=== TASK MATERIAL ===

Content starts

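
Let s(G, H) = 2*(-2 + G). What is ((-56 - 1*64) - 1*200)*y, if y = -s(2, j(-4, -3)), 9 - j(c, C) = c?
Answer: 0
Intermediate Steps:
j(c, C) = 9 - c
s(G, H) = -4 + 2*G
y = 0 (y = -(-4 + 2*2) = -(-4 + 4) = -1*0 = 0)
((-56 - 1*64) - 1*200)*y = ((-56 - 1*64) - 1*200)*0 = ((-56 - 64) - 200)*0 = (-120 - 200)*0 = -320*0 = 0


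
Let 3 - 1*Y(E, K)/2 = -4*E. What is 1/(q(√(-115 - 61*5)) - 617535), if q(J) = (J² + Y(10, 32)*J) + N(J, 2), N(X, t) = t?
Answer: -2053/1268667829 - 4*I*√105/8880674803 ≈ -1.6182e-6 - 4.6154e-9*I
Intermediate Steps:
Y(E, K) = 6 + 8*E (Y(E, K) = 6 - (-8)*E = 6 + 8*E)
q(J) = 2 + J² + 86*J (q(J) = (J² + (6 + 8*10)*J) + 2 = (J² + (6 + 80)*J) + 2 = (J² + 86*J) + 2 = 2 + J² + 86*J)
1/(q(√(-115 - 61*5)) - 617535) = 1/((2 + (√(-115 - 61*5))² + 86*√(-115 - 61*5)) - 617535) = 1/((2 + (√(-115 - 305))² + 86*√(-115 - 305)) - 617535) = 1/((2 + (√(-420))² + 86*√(-420)) - 617535) = 1/((2 + (2*I*√105)² + 86*(2*I*√105)) - 617535) = 1/((2 - 420 + 172*I*√105) - 617535) = 1/((-418 + 172*I*√105) - 617535) = 1/(-617953 + 172*I*√105)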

Content ends

=== PROBLEM REQUIREMENTS ===
Look through the entries, and return every line that the word "What" appears in.

=== OUTPUT ===
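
Let s(G, H) = 2*(-2 + G). What is ((-56 - 1*64) - 1*200)*y, if y = -s(2, j(-4, -3)), 9 - j(c, C) = c?
Let 3 - 1*Y(E, K)/2 = -4*E. What is 1/(q(√(-115 - 61*5)) - 617535), if q(J) = (J² + Y(10, 32)*J) + N(J, 2), N(X, t) = t?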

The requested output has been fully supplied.